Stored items

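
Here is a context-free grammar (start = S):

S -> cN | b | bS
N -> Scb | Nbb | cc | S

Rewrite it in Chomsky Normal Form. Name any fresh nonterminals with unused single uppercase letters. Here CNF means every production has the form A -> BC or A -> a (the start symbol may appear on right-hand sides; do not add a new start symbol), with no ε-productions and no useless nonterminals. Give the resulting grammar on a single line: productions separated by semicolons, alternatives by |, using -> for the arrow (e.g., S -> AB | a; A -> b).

S -> b | AS | BN; A -> b; B -> c; C -> AA; D -> BA; N -> b | AS | BB | BN | NC | SD

No ε-productions.
After unit-elimination: S -> b | bS | cN; N -> b | bS | cN | cc | Nbb | Scb.
TERM: introduce A -> b, B -> c and substitute in every rule of length ≥2.
BIN: N -> NAA becomes N -> NC, C -> AA; N -> SBA becomes N -> SD, D -> BA.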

# WHAT THE TASK ASKS
Exactly as shown above, return every record.

# SOLUTION FOR THIS EXERCISE
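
Here is a context-free grammar (start = S):

S -> cN | b | bS
N -> Scb | Nbb | cc | S

Rewrite it in Chomsky Normal Form. Name any fresh nonterminals with unused single uppercase letters. Here CNF means every production has the form A -> BC or A -> a (the start symbol may appear on right-hand sides; do not add a new start symbol), with no ε-productions and no useless nonterminals. Give the resulting grammar on a single line: productions separated by semicolons, alternatives by |, using -> for the arrow (e.g., S -> AB | a; A -> b).

S -> b | AS | BN; A -> b; B -> c; C -> AA; D -> BA; N -> b | AS | BB | BN | NC | SD

No ε-productions.
After unit-elimination: S -> b | bS | cN; N -> b | bS | cN | cc | Nbb | Scb.
TERM: introduce A -> b, B -> c and substitute in every rule of length ≥2.
BIN: N -> NAA becomes N -> NC, C -> AA; N -> SBA becomes N -> SD, D -> BA.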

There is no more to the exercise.